## WORK ITEM
An exact copy of every record is the required answer.

==== RECORDED INFORMATION

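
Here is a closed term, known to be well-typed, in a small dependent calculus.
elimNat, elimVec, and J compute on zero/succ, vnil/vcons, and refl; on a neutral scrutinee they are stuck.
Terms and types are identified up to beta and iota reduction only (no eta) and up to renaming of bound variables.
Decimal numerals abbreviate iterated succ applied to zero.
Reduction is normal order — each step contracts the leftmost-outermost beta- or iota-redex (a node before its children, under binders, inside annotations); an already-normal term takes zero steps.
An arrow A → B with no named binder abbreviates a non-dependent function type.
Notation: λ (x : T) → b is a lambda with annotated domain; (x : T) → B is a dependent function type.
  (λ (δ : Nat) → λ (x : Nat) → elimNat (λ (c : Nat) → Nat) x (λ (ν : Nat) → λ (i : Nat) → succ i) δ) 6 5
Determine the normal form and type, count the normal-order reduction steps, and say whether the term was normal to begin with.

resulting normal form:
  11
the term's type:
  Nat
reduction steps (normal order): 21
term was already normal: no
first contracted redex: a beta-redex


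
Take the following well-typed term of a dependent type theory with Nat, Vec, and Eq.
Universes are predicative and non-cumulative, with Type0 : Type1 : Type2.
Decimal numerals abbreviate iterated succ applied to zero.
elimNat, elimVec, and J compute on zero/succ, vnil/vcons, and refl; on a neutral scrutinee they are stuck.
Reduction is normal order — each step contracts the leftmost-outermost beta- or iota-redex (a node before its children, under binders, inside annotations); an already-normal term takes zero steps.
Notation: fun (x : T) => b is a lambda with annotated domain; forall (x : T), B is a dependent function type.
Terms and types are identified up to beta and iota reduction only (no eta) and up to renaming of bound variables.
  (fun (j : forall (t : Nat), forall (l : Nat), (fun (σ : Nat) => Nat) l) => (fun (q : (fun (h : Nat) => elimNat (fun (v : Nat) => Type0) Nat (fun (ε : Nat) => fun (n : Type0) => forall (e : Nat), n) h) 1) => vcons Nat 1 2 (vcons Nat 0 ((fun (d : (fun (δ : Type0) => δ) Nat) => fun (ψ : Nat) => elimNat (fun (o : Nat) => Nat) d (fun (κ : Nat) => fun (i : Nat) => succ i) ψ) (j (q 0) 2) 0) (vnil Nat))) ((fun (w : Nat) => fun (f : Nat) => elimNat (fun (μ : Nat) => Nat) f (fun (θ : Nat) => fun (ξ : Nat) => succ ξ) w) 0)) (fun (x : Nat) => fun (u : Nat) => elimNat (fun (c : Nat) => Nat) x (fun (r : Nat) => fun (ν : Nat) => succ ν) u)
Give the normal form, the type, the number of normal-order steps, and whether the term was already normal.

reduced normal form:
  vcons Nat 1 2 (vcons Nat 0 2 (vnil Nat))
inferred type:
  Vec Nat 2
normal-order step count: 17
already normal: no
first contracted redex: a beta-redex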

========

## REPLY
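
Here is a closed term, known to be well-typed, in a small dependent calculus.
elimNat, elimVec, and J compute on zero/succ, vnil/vcons, and refl; on a neutral scrutinee they are stuck.
Terms and types are identified up to beta and iota reduction only (no eta) and up to renaming of bound variables.
Decimal numerals abbreviate iterated succ applied to zero.
Reduction is normal order — each step contracts the leftmost-outermost beta- or iota-redex (a node before its children, under binders, inside annotations); an already-normal term takes zero steps.
An arrow A → B with no named binder abbreviates a non-dependent function type.
Notation: λ (x : T) → b is a lambda with annotated domain; (x : T) → B is a dependent function type.
  (λ (δ : Nat) → λ (x : Nat) → elimNat (λ (c : Nat) → Nat) x (λ (ν : Nat) → λ (i : Nat) → succ i) δ) 6 5
Determine the normal form and type, count the normal-order reduction steps, and say whether the term was normal to begin with.

resulting normal form:
  11
the term's type:
  Nat
reduction steps (normal order): 21
term was already normal: no
first contracted redex: a beta-redex


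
Take the following well-typed term of a dependent type theory with Nat, Vec, and Eq.
Universes are predicative and non-cumulative, with Type0 : Type1 : Type2.
Decimal numerals abbreviate iterated succ applied to zero.
elimNat, elimVec, and J compute on zero/succ, vnil/vcons, and refl; on a neutral scrutinee they are stuck.
Reduction is normal order — each step contracts the leftmost-outermost beta- or iota-redex (a node before its children, under binders, inside annotations); an already-normal term takes zero steps.
Notation: fun (x : T) => b is a lambda with annotated domain; forall (x : T), B is a dependent function type.
Terms and types are identified up to beta and iota reduction only (no eta) and up to renaming of bound variables.
  (fun (j : forall (t : Nat), forall (l : Nat), (fun (σ : Nat) => Nat) l) => (fun (q : (fun (h : Nat) => elimNat (fun (v : Nat) => Type0) Nat (fun (ε : Nat) => fun (n : Type0) => forall (e : Nat), n) h) 1) => vcons Nat 1 2 (vcons Nat 0 ((fun (d : (fun (δ : Type0) => δ) Nat) => fun (ψ : Nat) => elimNat (fun (o : Nat) => Nat) d (fun (κ : Nat) => fun (i : Nat) => succ i) ψ) (j (q 0) 2) 0) (vnil Nat))) ((fun (w : Nat) => fun (f : Nat) => elimNat (fun (μ : Nat) => Nat) f (fun (θ : Nat) => fun (ξ : Nat) => succ ξ) w) 0)) (fun (x : Nat) => fun (u : Nat) => elimNat (fun (c : Nat) => Nat) x (fun (r : Nat) => fun (ν : Nat) => succ ν) u)
Give the normal form, the type, the number of normal-order steps, and whether the term was already normal.

reduced normal form:
  vcons Nat 1 2 (vcons Nat 0 2 (vnil Nat))
inferred type:
  Vec Nat 2
normal-order step count: 17
already normal: no
first contracted redex: a beta-redex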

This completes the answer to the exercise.